= WORK ORDER =
Reproduce exactly the lines from the line containing "S <- -2U - P - 1" through the end of the records below, including both ends, and nothing else.

DATASET section start

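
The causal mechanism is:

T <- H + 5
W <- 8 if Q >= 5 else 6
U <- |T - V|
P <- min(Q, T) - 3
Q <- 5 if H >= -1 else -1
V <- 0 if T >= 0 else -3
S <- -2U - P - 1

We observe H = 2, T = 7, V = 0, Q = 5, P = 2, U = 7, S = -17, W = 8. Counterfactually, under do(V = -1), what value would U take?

The intervention breaks the incoming arrows to V: V <- 0 if T >= 0 else -3 no longer applies, and V = -1.
T = H + 5  [with H=2]  = 7
U = |T - V|  [with T=7, V=-1]  = 8

8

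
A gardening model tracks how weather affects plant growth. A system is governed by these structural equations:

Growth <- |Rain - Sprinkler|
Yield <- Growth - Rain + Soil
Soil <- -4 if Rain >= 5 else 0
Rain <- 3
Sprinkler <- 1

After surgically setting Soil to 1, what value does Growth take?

The intervention breaks the incoming arrows to Soil: Soil <- -4 if Rain >= 5 else 0 no longer applies, and Soil = 1.
Growth is not downstream of the intervention, so its value is determined by the original equations.
Growth = |Rain - Sprinkler|  [with Rain=3, Sprinkler=1]  = 2

2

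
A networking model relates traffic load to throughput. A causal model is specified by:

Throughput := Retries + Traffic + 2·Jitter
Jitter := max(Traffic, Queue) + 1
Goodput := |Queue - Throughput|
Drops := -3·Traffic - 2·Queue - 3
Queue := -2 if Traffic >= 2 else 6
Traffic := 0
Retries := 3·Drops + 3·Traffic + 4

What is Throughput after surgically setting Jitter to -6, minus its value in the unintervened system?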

DATASET section end

= THE ANSWER =
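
S <- -2U - P - 1

We observe H = 2, T = 7, V = 0, Q = 5, P = 2, U = 7, S = -17, W = 8. Counterfactually, under do(V = -1), what value would U take?

The intervention breaks the incoming arrows to V: V <- 0 if T >= 0 else -3 no longer applies, and V = -1.
T = H + 5  [with H=2]  = 7
U = |T - V|  [with T=7, V=-1]  = 8

8

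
A gardening model tracks how weather affects plant growth. A system is governed by these structural equations:

Growth <- |Rain - Sprinkler|
Yield <- Growth - Rain + Soil
Soil <- -4 if Rain >= 5 else 0
Rain <- 3
Sprinkler <- 1

After surgically setting Soil to 1, what value does Growth take?

The intervention breaks the incoming arrows to Soil: Soil <- -4 if Rain >= 5 else 0 no longer applies, and Soil = 1.
Growth is not downstream of the intervention, so its value is determined by the original equations.
Growth = |Rain - Sprinkler|  [with Rain=3, Sprinkler=1]  = 2

2

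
A networking model relates traffic load to throughput. A causal model is specified by:

Throughput := Retries + Traffic + 2·Jitter
Jitter := max(Traffic, Queue) + 1
Goodput := |Queue - Throughput|
Drops := -3·Traffic - 2·Queue - 3
Queue := -2 if Traffic >= 2 else 6
Traffic := 0
Retries := 3·Drops + 3·Traffic + 4

What is Throughput after surgically setting Jitter to -6, minus its value in the unintervened system?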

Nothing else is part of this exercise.